Exercise details: Present the following entries again, word for word and in full.

* * * * *

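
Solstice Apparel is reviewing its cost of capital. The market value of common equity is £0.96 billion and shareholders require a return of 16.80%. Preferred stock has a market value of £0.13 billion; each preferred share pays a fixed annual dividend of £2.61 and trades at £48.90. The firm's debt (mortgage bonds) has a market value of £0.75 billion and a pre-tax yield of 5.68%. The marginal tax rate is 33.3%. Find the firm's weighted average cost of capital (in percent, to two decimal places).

Cost of preferred: Rp = 2.61 / 48.9 = 5.3374%.
Total capital V = 0.96 + 0.13 + 0.75 = 1.84.
Equity: weight = 0.96/1.84 = 0.5217; cost = 16.8%.
Preferred: weight = 0.13/1.84 = 0.0707; cost = 5.3374%.
Mortgage bonds: weight = 0.75/1.84 = 0.4076; after-tax cost = 5.68% × (1 − 33.3%) = 3.7886%.
WACC = 0.5217 × 16.8000% + 0.0707 × 5.3374% + 0.4076 × 3.7886% = 10.6866%.

10.69%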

* * * * *

Response for this exercise:
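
Solstice Apparel is reviewing its cost of capital. The market value of common equity is £0.96 billion and shareholders require a return of 16.80%. Preferred stock has a market value of £0.13 billion; each preferred share pays a fixed annual dividend of £2.61 and trades at £48.90. The firm's debt (mortgage bonds) has a market value of £0.75 billion and a pre-tax yield of 5.68%. The marginal tax rate is 33.3%. Find the firm's weighted average cost of capital (in percent, to two decimal places).

Cost of preferred: Rp = 2.61 / 48.9 = 5.3374%.
Total capital V = 0.96 + 0.13 + 0.75 = 1.84.
Equity: weight = 0.96/1.84 = 0.5217; cost = 16.8%.
Preferred: weight = 0.13/1.84 = 0.0707; cost = 5.3374%.
Mortgage bonds: weight = 0.75/1.84 = 0.4076; after-tax cost = 5.68% × (1 − 33.3%) = 3.7886%.
WACC = 0.5217 × 16.8000% + 0.0707 × 5.3374% + 0.4076 × 3.7886% = 10.6866%.

10.69%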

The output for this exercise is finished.